— Assignment —
Output each line of the material exactly as it stands.

— Records shown —
○ ○ ○ ○

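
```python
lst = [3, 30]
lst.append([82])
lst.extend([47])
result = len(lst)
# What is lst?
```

After line 1: lst = [3, 30]
After line 2 (append adds [82] as single element): lst = [3, 30, [82]]
After line 3 (extend unpacks [47], adds 47): lst = [3, 30, [82], 47]
After line 4: result = len(lst) = 4

[3, 30, [82], 47]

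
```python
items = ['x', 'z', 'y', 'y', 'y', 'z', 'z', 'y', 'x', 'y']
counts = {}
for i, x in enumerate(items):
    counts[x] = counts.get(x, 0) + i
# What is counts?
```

Initial: counts = {}, items = ['x', 'z', 'y', 'y', 'y', 'z', 'z', 'y', 'x', 'y']
i=0, x='x': counts = {'x': 0}
i=1, x='z': counts = {'x': 0, 'z': 1}
i=2, x='y': counts = {'x': 0, 'z': 1, 'y': 2}
i=3, x='y': counts = {'x': 0, 'z': 1, 'y': 5}
i=4, x='y': counts = {'x': 0, 'z': 1, 'y': 9}
i=5, x='z': counts = {'x': 0, 'z': 6, 'y': 9}
i=6, x='z': counts = {'x': 0, 'z': 12, 'y': 9}
i=7, x='y': counts = {'x': 0, 'z': 12, 'y': 16}
i=8, x='x': counts = {'x': 8, 'z': 12, 'y': 16}
i=9, x='y': counts = {'x': 8, 'z': 12, 'y': 25}

{'x': 8, 'z': 12, 'y': 25}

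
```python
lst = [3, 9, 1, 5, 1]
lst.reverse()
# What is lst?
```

[1, 5, 1, 9, 3]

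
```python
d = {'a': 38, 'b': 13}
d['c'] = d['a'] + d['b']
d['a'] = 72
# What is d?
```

After line 1: d = {'a': 38, 'b': 13}
After line 2 (d['c'] = 38 + 13): d = {'a': 38, 'b': 13, 'c': 51}
After line 3: d = {'a': 72, 'b': 13, 'c': 51}

{'a': 72, 'b': 13, 'c': 51}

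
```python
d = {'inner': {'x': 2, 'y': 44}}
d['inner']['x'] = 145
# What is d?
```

After line 1: d = {'inner': {'x': 2, 'y': 44}}
After line 2 (inner x overwritten): d = {'inner': {'x': 145, 'y': 44}}

{'inner': {'x': 145, 'y': 44}}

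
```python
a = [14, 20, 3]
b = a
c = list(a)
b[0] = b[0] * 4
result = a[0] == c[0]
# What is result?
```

After line 1: a = [14, 20, 3]
After line 2 (b = a, alias): a = [14, 20, 3], b = [14, 20, 3]
After line 3 (c = list(a) is a copy, new object): c = [14, 20, 3]
After line 4 (b[0] = 14 * 4 = 56; mutates shared a/b): a = b = [56, 20, 3], c = [14, 20, 3]
After line 5 (a[0] = 56, c[0] = 14; result = False)

False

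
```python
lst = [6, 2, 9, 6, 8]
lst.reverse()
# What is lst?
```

[8, 6, 9, 2, 6]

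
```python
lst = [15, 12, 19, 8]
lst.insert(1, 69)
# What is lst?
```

[15, 69, 12, 19, 8]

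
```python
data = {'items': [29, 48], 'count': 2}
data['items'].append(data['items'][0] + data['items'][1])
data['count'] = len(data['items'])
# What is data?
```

After line 1: data = {'items': [29, 48], 'count': 2}
After line 2 (append 29 + 48 = 77): data = {'items': [29, 48, 77], 'count': 2}
After line 3 (count = len(items) = 3): data = {'items': [29, 48, 77], 'count': 3}

{'items': [29, 48, 77], 'count': 3}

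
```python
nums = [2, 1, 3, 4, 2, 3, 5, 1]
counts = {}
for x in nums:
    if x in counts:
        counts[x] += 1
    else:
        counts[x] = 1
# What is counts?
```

Initial: counts = {}, nums = [2, 1, 3, 4, 2, 3, 5, 1]
See 2: counts = {2: 1}
See 1: counts = {2: 1, 1: 1}
See 3: counts = {2: 1, 1: 1, 3: 1}
See 4: counts = {2: 1, 1: 1, 3: 1, 4: 1}
See 2: counts = {2: 2, 1: 1, 3: 1, 4: 1}
See 3: counts = {2: 2, 1: 1, 3: 2, 4: 1}
See 5: counts = {2: 2, 1: 1, 3: 2, 4: 1, 5: 1}
See 1: counts = {2: 2, 1: 2, 3: 2, 4: 1, 5: 1}

{2: 2, 1: 2, 3: 2, 4: 1, 5: 1}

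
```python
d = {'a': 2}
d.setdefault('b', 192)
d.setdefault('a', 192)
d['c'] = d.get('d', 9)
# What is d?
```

After line 1: d = {'a': 2}
After line 2 (setdefault adds 'b'=192): d = {'a': 2, 'b': 192}
After line 3 (setdefault 'a' no-op, already exists): d = {'a': 2, 'b': 192}
After line 4 (get('d', 9) returns default since 'd' not in d): d = {'a': 2, 'b': 192, 'c': 9}

{'a': 2, 'b': 192, 'c': 9}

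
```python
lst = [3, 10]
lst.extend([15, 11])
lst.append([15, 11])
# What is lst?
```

After line 1: lst = [3, 10]
After line 2 (extend unpacks [15, 11]): lst = [3, 10, 15, 11]
After line 3 (append adds [15, 11] as single element): lst = [3, 10, 15, 11, [15, 11]]

[3, 10, 15, 11, [15, 11]]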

○ ○ ○ ○

— Your response —
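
```python
lst = [3, 30]
lst.append([82])
lst.extend([47])
result = len(lst)
# What is lst?
```

After line 1: lst = [3, 30]
After line 2 (append adds [82] as single element): lst = [3, 30, [82]]
After line 3 (extend unpacks [47], adds 47): lst = [3, 30, [82], 47]
After line 4: result = len(lst) = 4

[3, 30, [82], 47]

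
```python
items = ['x', 'z', 'y', 'y', 'y', 'z', 'z', 'y', 'x', 'y']
counts = {}
for i, x in enumerate(items):
    counts[x] = counts.get(x, 0) + i
# What is counts?
```

Initial: counts = {}, items = ['x', 'z', 'y', 'y', 'y', 'z', 'z', 'y', 'x', 'y']
i=0, x='x': counts = {'x': 0}
i=1, x='z': counts = {'x': 0, 'z': 1}
i=2, x='y': counts = {'x': 0, 'z': 1, 'y': 2}
i=3, x='y': counts = {'x': 0, 'z': 1, 'y': 5}
i=4, x='y': counts = {'x': 0, 'z': 1, 'y': 9}
i=5, x='z': counts = {'x': 0, 'z': 6, 'y': 9}
i=6, x='z': counts = {'x': 0, 'z': 12, 'y': 9}
i=7, x='y': counts = {'x': 0, 'z': 12, 'y': 16}
i=8, x='x': counts = {'x': 8, 'z': 12, 'y': 16}
i=9, x='y': counts = {'x': 8, 'z': 12, 'y': 25}

{'x': 8, 'z': 12, 'y': 25}

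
```python
lst = [3, 9, 1, 5, 1]
lst.reverse()
# What is lst?
```

[1, 5, 1, 9, 3]

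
```python
d = {'a': 38, 'b': 13}
d['c'] = d['a'] + d['b']
d['a'] = 72
# What is d?
```

After line 1: d = {'a': 38, 'b': 13}
After line 2 (d['c'] = 38 + 13): d = {'a': 38, 'b': 13, 'c': 51}
After line 3: d = {'a': 72, 'b': 13, 'c': 51}

{'a': 72, 'b': 13, 'c': 51}

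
```python
d = {'inner': {'x': 2, 'y': 44}}
d['inner']['x'] = 145
# What is d?
```

After line 1: d = {'inner': {'x': 2, 'y': 44}}
After line 2 (inner x overwritten): d = {'inner': {'x': 145, 'y': 44}}

{'inner': {'x': 145, 'y': 44}}

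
```python
a = [14, 20, 3]
b = a
c = list(a)
b[0] = b[0] * 4
result = a[0] == c[0]
# What is result?
```

After line 1: a = [14, 20, 3]
After line 2 (b = a, alias): a = [14, 20, 3], b = [14, 20, 3]
After line 3 (c = list(a) is a copy, new object): c = [14, 20, 3]
After line 4 (b[0] = 14 * 4 = 56; mutates shared a/b): a = b = [56, 20, 3], c = [14, 20, 3]
After line 5 (a[0] = 56, c[0] = 14; result = False)

False

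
```python
lst = [6, 2, 9, 6, 8]
lst.reverse()
# What is lst?
```

[8, 6, 9, 2, 6]

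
```python
lst = [15, 12, 19, 8]
lst.insert(1, 69)
# What is lst?
```

[15, 69, 12, 19, 8]

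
```python
data = {'items': [29, 48], 'count': 2}
data['items'].append(data['items'][0] + data['items'][1])
data['count'] = len(data['items'])
# What is data?
```

After line 1: data = {'items': [29, 48], 'count': 2}
After line 2 (append 29 + 48 = 77): data = {'items': [29, 48, 77], 'count': 2}
After line 3 (count = len(items) = 3): data = {'items': [29, 48, 77], 'count': 3}

{'items': [29, 48, 77], 'count': 3}

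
```python
nums = [2, 1, 3, 4, 2, 3, 5, 1]
counts = {}
for x in nums:
    if x in counts:
        counts[x] += 1
    else:
        counts[x] = 1
# What is counts?
```

Initial: counts = {}, nums = [2, 1, 3, 4, 2, 3, 5, 1]
See 2: counts = {2: 1}
See 1: counts = {2: 1, 1: 1}
See 3: counts = {2: 1, 1: 1, 3: 1}
See 4: counts = {2: 1, 1: 1, 3: 1, 4: 1}
See 2: counts = {2: 2, 1: 1, 3: 1, 4: 1}
See 3: counts = {2: 2, 1: 1, 3: 2, 4: 1}
See 5: counts = {2: 2, 1: 1, 3: 2, 4: 1, 5: 1}
See 1: counts = {2: 2, 1: 2, 3: 2, 4: 1, 5: 1}

{2: 2, 1: 2, 3: 2, 4: 1, 5: 1}

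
```python
d = {'a': 2}
d.setdefault('b', 192)
d.setdefault('a', 192)
d['c'] = d.get('d', 9)
# What is d?
```

After line 1: d = {'a': 2}
After line 2 (setdefault adds 'b'=192): d = {'a': 2, 'b': 192}
After line 3 (setdefault 'a' no-op, already exists): d = {'a': 2, 'b': 192}
After line 4 (get('d', 9) returns default since 'd' not in d): d = {'a': 2, 'b': 192, 'c': 9}

{'a': 2, 'b': 192, 'c': 9}

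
```python
lst = [3, 10]
lst.extend([15, 11])
lst.append([15, 11])
# What is lst?
```

After line 1: lst = [3, 10]
After line 2 (extend unpacks [15, 11]): lst = [3, 10, 15, 11]
After line 3 (append adds [15, 11] as single element): lst = [3, 10, 15, 11, [15, 11]]

[3, 10, 15, 11, [15, 11]]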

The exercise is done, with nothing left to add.